**HOW TO COMPLETE THIS TASK:** Exact repetition of every entry is required.

(Data entries)
————————

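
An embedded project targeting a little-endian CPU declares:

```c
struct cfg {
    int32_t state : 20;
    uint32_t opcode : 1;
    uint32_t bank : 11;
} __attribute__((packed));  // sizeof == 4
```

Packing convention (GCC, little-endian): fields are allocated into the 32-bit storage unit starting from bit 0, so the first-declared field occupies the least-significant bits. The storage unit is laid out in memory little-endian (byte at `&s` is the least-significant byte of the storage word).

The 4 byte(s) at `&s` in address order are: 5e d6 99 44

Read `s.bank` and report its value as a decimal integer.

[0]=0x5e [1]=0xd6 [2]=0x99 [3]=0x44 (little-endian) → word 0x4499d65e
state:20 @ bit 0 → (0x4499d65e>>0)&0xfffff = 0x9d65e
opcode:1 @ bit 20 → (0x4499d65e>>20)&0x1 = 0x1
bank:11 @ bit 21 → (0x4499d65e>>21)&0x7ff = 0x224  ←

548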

————————

**RESULT FOR THIS TASK:**
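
An embedded project targeting a little-endian CPU declares:

```c
struct cfg {
    int32_t state : 20;
    uint32_t opcode : 1;
    uint32_t bank : 11;
} __attribute__((packed));  // sizeof == 4
```

Packing convention (GCC, little-endian): fields are allocated into the 32-bit storage unit starting from bit 0, so the first-declared field occupies the least-significant bits. The storage unit is laid out in memory little-endian (byte at `&s` is the least-significant byte of the storage word).

The 4 byte(s) at `&s` in address order are: 5e d6 99 44

Read `s.bank` and report its value as a decimal integer.

[0]=0x5e [1]=0xd6 [2]=0x99 [3]=0x44 (little-endian) → word 0x4499d65e
state:20 @ bit 0 → (0x4499d65e>>0)&0xfffff = 0x9d65e
opcode:1 @ bit 20 → (0x4499d65e>>20)&0x1 = 0x1
bank:11 @ bit 21 → (0x4499d65e>>21)&0x7ff = 0x224  ←

548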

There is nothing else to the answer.